- Prompt
Select every line below containing the word "sqrt".

== Segment start ==

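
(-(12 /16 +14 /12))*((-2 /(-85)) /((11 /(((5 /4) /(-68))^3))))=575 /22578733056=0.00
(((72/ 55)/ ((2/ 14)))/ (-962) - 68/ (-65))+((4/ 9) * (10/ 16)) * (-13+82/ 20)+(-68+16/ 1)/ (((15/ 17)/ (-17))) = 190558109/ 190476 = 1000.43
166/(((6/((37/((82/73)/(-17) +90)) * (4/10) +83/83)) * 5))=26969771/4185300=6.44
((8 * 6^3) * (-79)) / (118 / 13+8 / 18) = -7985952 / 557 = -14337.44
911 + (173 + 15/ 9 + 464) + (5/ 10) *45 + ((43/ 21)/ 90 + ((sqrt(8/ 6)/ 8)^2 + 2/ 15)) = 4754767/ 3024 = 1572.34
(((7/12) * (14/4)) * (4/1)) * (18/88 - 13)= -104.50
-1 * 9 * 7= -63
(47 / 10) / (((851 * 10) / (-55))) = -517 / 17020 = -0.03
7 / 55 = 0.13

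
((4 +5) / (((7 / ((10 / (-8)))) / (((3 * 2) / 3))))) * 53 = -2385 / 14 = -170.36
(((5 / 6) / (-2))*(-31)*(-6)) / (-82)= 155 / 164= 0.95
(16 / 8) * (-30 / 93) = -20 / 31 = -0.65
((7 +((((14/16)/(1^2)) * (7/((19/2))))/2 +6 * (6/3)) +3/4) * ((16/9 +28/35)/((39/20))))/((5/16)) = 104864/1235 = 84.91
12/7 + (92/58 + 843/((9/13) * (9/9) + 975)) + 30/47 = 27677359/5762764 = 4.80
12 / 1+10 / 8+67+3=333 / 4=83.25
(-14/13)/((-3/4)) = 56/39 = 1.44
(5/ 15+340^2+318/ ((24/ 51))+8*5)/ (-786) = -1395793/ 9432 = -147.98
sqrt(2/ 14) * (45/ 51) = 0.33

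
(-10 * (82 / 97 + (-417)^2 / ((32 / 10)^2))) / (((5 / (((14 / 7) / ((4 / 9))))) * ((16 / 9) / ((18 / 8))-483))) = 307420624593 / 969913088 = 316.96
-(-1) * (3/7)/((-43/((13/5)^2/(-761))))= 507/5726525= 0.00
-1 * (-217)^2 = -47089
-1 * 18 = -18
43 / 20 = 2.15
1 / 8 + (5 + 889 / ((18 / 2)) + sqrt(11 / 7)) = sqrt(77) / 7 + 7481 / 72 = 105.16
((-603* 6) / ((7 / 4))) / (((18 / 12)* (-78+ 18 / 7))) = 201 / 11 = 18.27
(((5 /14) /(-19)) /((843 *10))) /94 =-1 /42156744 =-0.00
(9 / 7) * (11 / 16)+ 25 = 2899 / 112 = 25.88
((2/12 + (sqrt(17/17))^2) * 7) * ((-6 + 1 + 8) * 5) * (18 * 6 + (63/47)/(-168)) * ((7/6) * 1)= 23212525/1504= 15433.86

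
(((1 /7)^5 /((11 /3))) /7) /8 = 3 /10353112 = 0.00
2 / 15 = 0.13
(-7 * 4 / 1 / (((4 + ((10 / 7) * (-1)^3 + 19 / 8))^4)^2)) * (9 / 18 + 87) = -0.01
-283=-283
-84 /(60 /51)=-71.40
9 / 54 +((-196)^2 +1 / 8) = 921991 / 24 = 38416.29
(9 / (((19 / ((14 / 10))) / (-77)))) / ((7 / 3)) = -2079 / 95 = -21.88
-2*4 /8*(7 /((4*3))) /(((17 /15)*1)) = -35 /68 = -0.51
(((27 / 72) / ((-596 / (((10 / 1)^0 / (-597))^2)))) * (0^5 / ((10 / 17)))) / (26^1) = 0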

== Segment end ==

- Response to the exercise
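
911 + (173 + 15/ 9 + 464) + (5/ 10) *45 + ((43/ 21)/ 90 + ((sqrt(8/ 6)/ 8)^2 + 2/ 15)) = 4754767/ 3024 = 1572.34
sqrt(2/ 14) * (45/ 51) = 0.33
1 / 8 + (5 + 889 / ((18 / 2)) + sqrt(11 / 7)) = sqrt(77) / 7 + 7481 / 72 = 105.16
((2/12 + (sqrt(17/17))^2) * 7) * ((-6 + 1 + 8) * 5) * (18 * 6 + (63/47)/(-168)) * ((7/6) * 1)= 23212525/1504= 15433.86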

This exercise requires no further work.